> [Input material]
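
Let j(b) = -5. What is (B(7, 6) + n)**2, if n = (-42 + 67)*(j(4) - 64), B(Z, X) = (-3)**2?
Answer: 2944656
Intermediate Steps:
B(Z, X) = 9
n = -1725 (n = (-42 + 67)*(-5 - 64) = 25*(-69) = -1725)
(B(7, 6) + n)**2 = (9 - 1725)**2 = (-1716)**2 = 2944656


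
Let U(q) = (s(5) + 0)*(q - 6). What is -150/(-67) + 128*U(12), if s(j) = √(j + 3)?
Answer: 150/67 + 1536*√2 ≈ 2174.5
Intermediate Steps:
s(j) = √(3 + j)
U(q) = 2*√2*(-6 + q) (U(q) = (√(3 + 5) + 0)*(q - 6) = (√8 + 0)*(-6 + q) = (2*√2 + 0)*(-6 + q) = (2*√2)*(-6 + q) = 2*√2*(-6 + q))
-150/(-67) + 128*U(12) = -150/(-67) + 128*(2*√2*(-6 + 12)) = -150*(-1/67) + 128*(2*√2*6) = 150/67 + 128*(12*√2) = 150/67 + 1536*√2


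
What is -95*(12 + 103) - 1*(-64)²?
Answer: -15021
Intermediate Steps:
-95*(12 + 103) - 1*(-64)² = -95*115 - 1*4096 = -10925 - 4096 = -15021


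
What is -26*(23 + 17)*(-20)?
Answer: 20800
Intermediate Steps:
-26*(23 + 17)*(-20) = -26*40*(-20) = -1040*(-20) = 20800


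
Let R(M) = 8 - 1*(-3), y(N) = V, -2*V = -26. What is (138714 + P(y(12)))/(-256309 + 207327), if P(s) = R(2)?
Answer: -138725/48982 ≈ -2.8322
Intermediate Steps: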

> [Work to be completed]
Where the word "What" appears in a line of the entries, copy that line.

> [Exercise solution]
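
Let j(b) = -5. What is (B(7, 6) + n)**2, if n = (-42 + 67)*(j(4) - 64), B(Z, X) = (-3)**2?
Let U(q) = (s(5) + 0)*(q - 6). What is -150/(-67) + 128*U(12), if s(j) = √(j + 3)?
What is -95*(12 + 103) - 1*(-64)²?
What is -26*(23 + 17)*(-20)?
Let R(M) = 8 - 1*(-3), y(N) = V, -2*V = -26. What is (138714 + P(y(12)))/(-256309 + 207327), if P(s) = R(2)?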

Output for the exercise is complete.